EXERCISE BRIEF:
Please write out, exactly as given, every line of the entries below up to and including the line with "rate = rate + 1".

=== RECORD EXCERPTS ===

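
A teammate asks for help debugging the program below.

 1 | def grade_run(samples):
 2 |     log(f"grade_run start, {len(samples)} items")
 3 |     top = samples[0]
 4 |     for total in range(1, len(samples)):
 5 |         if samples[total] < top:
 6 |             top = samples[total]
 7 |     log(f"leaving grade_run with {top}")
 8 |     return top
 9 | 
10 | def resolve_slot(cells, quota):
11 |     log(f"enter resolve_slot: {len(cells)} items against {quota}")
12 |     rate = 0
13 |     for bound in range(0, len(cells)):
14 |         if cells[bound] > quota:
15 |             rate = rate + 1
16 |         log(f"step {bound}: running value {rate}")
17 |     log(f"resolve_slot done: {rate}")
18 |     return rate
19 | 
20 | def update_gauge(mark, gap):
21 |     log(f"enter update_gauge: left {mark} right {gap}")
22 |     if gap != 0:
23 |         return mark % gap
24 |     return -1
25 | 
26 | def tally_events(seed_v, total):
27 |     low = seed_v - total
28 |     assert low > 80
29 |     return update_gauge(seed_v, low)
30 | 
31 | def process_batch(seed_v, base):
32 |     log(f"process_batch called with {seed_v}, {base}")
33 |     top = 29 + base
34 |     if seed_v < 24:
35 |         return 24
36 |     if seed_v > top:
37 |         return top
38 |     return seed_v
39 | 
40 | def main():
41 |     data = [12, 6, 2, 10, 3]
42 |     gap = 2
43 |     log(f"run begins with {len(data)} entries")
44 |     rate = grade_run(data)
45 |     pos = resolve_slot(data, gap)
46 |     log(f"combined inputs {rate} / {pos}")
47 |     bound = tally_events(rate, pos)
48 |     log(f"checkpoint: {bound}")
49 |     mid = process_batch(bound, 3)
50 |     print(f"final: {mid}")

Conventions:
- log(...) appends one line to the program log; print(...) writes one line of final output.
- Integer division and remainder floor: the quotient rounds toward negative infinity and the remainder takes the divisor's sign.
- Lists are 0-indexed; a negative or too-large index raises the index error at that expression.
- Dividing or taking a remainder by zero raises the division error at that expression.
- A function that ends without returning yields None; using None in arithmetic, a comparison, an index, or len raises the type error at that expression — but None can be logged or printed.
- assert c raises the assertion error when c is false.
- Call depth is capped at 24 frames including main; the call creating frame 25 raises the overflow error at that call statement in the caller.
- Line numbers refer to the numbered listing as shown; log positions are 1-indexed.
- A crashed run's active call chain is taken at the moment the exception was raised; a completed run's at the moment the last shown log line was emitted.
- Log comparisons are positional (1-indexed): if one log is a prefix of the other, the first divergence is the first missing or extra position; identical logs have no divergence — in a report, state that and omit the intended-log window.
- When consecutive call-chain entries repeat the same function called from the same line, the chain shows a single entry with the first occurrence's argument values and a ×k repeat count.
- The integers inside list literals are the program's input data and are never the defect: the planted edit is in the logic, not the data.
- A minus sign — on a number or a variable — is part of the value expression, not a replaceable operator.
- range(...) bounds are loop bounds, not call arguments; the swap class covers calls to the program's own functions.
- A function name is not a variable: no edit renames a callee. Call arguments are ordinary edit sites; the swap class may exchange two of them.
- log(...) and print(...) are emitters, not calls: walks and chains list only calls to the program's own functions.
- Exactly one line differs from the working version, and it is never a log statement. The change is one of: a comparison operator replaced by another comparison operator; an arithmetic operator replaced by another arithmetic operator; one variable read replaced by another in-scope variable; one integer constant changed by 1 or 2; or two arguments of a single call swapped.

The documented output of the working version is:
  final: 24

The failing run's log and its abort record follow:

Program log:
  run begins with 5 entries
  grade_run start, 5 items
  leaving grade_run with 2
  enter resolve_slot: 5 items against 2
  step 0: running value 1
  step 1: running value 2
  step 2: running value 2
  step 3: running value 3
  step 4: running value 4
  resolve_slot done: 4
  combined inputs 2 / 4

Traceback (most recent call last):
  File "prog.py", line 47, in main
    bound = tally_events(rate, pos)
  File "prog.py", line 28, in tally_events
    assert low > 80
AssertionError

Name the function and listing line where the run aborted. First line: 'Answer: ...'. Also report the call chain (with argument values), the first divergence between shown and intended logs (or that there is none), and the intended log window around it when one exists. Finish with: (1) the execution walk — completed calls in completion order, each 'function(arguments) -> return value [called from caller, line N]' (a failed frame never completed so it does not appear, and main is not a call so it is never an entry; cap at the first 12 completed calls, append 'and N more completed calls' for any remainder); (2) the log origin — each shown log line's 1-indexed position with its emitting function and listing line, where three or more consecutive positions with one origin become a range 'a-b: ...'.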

===

YOUR SOLUTION:
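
A teammate asks for help debugging the program below.

 1 | def grade_run(samples):
 2 |     log(f"grade_run start, {len(samples)} items")
 3 |     top = samples[0]
 4 |     for total in range(1, len(samples)):
 5 |         if samples[total] < top:
 6 |             top = samples[total]
 7 |     log(f"leaving grade_run with {top}")
 8 |     return top
 9 | 
10 | def resolve_slot(cells, quota):
11 |     log(f"enter resolve_slot: {len(cells)} items against {quota}")
12 |     rate = 0
13 |     for bound in range(0, len(cells)):
14 |         if cells[bound] > quota:
15 |             rate = rate + 1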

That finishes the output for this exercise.